SUPPLIED ENTRIES:
********

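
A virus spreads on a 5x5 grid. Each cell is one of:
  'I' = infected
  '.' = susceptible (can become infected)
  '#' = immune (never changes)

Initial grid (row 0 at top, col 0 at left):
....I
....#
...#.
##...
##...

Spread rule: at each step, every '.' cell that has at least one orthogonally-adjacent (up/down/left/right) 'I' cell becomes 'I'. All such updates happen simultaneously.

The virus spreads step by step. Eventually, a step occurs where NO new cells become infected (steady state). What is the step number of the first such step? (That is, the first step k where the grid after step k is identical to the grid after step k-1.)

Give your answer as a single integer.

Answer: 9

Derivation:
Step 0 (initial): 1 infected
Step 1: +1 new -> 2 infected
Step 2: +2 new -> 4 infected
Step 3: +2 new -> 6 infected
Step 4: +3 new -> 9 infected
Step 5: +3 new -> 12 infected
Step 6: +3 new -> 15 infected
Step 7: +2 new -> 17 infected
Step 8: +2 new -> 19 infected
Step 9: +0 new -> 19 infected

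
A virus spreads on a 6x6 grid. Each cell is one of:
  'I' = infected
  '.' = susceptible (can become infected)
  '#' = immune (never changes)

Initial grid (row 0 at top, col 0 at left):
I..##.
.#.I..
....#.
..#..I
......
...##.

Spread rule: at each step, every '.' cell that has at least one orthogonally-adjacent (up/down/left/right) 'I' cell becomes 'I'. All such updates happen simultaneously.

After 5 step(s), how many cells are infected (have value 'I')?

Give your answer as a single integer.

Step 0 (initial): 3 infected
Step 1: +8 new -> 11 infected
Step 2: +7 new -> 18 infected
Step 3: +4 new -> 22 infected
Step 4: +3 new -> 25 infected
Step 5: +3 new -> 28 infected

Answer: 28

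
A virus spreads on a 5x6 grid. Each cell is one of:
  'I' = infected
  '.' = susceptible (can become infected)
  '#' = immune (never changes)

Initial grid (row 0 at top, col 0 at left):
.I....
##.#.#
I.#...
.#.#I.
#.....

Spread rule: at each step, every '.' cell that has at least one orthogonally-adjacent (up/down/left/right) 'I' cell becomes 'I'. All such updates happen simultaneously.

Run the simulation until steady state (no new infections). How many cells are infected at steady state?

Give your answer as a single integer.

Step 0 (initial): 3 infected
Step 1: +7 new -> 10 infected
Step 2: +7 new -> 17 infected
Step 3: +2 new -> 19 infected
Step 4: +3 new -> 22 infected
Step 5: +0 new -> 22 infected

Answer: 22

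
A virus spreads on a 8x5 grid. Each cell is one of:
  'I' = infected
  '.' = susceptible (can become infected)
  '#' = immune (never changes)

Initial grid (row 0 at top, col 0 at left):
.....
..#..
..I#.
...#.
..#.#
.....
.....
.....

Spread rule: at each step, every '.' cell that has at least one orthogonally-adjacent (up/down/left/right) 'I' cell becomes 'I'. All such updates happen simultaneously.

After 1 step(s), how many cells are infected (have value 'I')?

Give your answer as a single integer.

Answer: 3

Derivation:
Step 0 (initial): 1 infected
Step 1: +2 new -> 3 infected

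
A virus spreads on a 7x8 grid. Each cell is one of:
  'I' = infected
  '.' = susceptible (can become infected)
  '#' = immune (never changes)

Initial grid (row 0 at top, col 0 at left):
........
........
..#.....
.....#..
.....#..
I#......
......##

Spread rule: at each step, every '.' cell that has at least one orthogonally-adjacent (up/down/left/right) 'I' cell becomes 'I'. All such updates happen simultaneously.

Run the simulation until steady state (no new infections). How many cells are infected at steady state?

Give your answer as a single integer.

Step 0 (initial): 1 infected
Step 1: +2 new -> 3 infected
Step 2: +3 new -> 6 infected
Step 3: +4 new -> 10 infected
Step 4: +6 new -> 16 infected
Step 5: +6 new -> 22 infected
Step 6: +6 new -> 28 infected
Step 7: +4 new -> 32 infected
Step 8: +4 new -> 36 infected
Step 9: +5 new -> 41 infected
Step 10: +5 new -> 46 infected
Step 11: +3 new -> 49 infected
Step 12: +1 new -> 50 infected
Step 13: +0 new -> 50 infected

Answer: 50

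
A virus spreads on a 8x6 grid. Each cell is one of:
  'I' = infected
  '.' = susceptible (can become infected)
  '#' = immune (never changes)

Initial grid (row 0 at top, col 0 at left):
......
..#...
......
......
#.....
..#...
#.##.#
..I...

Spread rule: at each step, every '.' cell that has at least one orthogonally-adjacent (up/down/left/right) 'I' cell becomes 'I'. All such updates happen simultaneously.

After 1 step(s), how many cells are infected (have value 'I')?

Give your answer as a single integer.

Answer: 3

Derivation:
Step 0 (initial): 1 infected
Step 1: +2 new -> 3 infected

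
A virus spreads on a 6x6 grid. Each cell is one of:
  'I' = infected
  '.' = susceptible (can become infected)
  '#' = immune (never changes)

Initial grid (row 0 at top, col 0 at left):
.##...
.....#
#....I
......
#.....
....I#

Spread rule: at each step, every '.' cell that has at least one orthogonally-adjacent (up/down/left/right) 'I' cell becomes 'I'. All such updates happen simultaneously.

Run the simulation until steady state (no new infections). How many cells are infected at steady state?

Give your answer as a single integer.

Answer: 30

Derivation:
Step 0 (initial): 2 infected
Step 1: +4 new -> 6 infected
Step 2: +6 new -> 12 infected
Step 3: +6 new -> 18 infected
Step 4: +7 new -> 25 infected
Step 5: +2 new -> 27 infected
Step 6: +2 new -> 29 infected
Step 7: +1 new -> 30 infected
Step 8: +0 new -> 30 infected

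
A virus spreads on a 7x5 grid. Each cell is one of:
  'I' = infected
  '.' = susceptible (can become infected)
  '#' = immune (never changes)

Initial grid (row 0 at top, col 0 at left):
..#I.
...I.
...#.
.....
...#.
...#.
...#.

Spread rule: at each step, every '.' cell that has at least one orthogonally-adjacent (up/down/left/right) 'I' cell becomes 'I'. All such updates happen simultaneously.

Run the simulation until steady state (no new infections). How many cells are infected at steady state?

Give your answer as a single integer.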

********

DIRECTIONS:
Repeat the data verbatim.

RESPONSE AREA:
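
A virus spreads on a 5x5 grid. Each cell is one of:
  'I' = infected
  '.' = susceptible (can become infected)
  '#' = immune (never changes)

Initial grid (row 0 at top, col 0 at left):
....I
....#
...#.
##...
##...

Spread rule: at each step, every '.' cell that has at least one orthogonally-adjacent (up/down/left/right) 'I' cell becomes 'I'. All such updates happen simultaneously.

The virus spreads step by step. Eventually, a step occurs where NO new cells become infected (steady state). What is the step number of the first such step? (That is, the first step k where the grid after step k is identical to the grid after step k-1.)

Give your answer as a single integer.

Answer: 9

Derivation:
Step 0 (initial): 1 infected
Step 1: +1 new -> 2 infected
Step 2: +2 new -> 4 infected
Step 3: +2 new -> 6 infected
Step 4: +3 new -> 9 infected
Step 5: +3 new -> 12 infected
Step 6: +3 new -> 15 infected
Step 7: +2 new -> 17 infected
Step 8: +2 new -> 19 infected
Step 9: +0 new -> 19 infected

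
A virus spreads on a 6x6 grid. Each cell is one of:
  'I' = infected
  '.' = susceptible (can become infected)
  '#' = immune (never changes)

Initial grid (row 0 at top, col 0 at left):
I..##.
.#.I..
....#.
..#..I
......
...##.

Spread rule: at each step, every '.' cell that has at least one orthogonally-adjacent (up/down/left/right) 'I' cell becomes 'I'. All such updates happen simultaneously.

After 5 step(s), how many cells are infected (have value 'I')?

Give your answer as a single integer.

Step 0 (initial): 3 infected
Step 1: +8 new -> 11 infected
Step 2: +7 new -> 18 infected
Step 3: +4 new -> 22 infected
Step 4: +3 new -> 25 infected
Step 5: +3 new -> 28 infected

Answer: 28

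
A virus spreads on a 5x6 grid. Each cell is one of:
  'I' = infected
  '.' = susceptible (can become infected)
  '#' = immune (never changes)

Initial grid (row 0 at top, col 0 at left):
.I....
##.#.#
I.#...
.#.#I.
#.....

Spread rule: at each step, every '.' cell that has at least one orthogonally-adjacent (up/down/left/right) 'I' cell becomes 'I'. All such updates happen simultaneously.

Run the simulation until steady state (no new infections). How many cells are infected at steady state?

Give your answer as a single integer.

Step 0 (initial): 3 infected
Step 1: +7 new -> 10 infected
Step 2: +7 new -> 17 infected
Step 3: +2 new -> 19 infected
Step 4: +3 new -> 22 infected
Step 5: +0 new -> 22 infected

Answer: 22

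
A virus spreads on a 8x5 grid. Each cell is one of:
  'I' = infected
  '.' = susceptible (can become infected)
  '#' = immune (never changes)

Initial grid (row 0 at top, col 0 at left):
.....
..#..
..I#.
...#.
..#.#
.....
.....
.....

Spread rule: at each step, every '.' cell that has at least one orthogonally-adjacent (up/down/left/right) 'I' cell becomes 'I'. All such updates happen simultaneously.

After 1 step(s), how many cells are infected (have value 'I')?

Give your answer as a single integer.

Answer: 3

Derivation:
Step 0 (initial): 1 infected
Step 1: +2 new -> 3 infected

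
A virus spreads on a 7x8 grid. Each cell is one of:
  'I' = infected
  '.' = susceptible (can become infected)
  '#' = immune (never changes)

Initial grid (row 0 at top, col 0 at left):
........
........
..#.....
.....#..
.....#..
I#......
......##

Spread rule: at each step, every '.' cell that has at least one orthogonally-adjacent (up/down/left/right) 'I' cell becomes 'I'. All such updates happen simultaneously.

Run the simulation until steady state (no new infections). How many cells are infected at steady state?

Give your answer as a single integer.

Step 0 (initial): 1 infected
Step 1: +2 new -> 3 infected
Step 2: +3 new -> 6 infected
Step 3: +4 new -> 10 infected
Step 4: +6 new -> 16 infected
Step 5: +6 new -> 22 infected
Step 6: +6 new -> 28 infected
Step 7: +4 new -> 32 infected
Step 8: +4 new -> 36 infected
Step 9: +5 new -> 41 infected
Step 10: +5 new -> 46 infected
Step 11: +3 new -> 49 infected
Step 12: +1 new -> 50 infected
Step 13: +0 new -> 50 infected

Answer: 50

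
A virus spreads on a 8x6 grid. Each cell is one of:
  'I' = infected
  '.' = susceptible (can become infected)
  '#' = immune (never changes)

Initial grid (row 0 at top, col 0 at left):
......
..#...
......
......
#.....
..#...
#.##.#
..I...

Spread rule: at each step, every '.' cell that has at least one orthogonally-adjacent (up/down/left/right) 'I' cell becomes 'I'. All such updates happen simultaneously.

After 1 step(s), how many cells are infected (have value 'I')?

Give your answer as a single integer.

Answer: 3

Derivation:
Step 0 (initial): 1 infected
Step 1: +2 new -> 3 infected

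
A virus spreads on a 6x6 grid. Each cell is one of:
  'I' = infected
  '.' = susceptible (can become infected)
  '#' = immune (never changes)

Initial grid (row 0 at top, col 0 at left):
.##...
.....#
#....I
......
#.....
....I#

Spread rule: at each step, every '.' cell that has at least one orthogonally-adjacent (up/down/left/right) 'I' cell becomes 'I'. All such updates happen simultaneously.

Run the simulation until steady state (no new infections). How many cells are infected at steady state?

Give your answer as a single integer.

Answer: 30

Derivation:
Step 0 (initial): 2 infected
Step 1: +4 new -> 6 infected
Step 2: +6 new -> 12 infected
Step 3: +6 new -> 18 infected
Step 4: +7 new -> 25 infected
Step 5: +2 new -> 27 infected
Step 6: +2 new -> 29 infected
Step 7: +1 new -> 30 infected
Step 8: +0 new -> 30 infected

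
A virus spreads on a 7x5 grid. Each cell is one of:
  'I' = infected
  '.' = susceptible (can become infected)
  '#' = immune (never changes)

Initial grid (row 0 at top, col 0 at left):
..#I.
...I.
...#.
.....
...#.
...#.
...#.

Spread rule: at each step, every '.' cell that has at least one orthogonally-adjacent (up/down/left/right) 'I' cell becomes 'I'. All such updates happen simultaneously.

Run the simulation until steady state (no new infections). How many cells are infected at steady state?

Give your answer as a single integer.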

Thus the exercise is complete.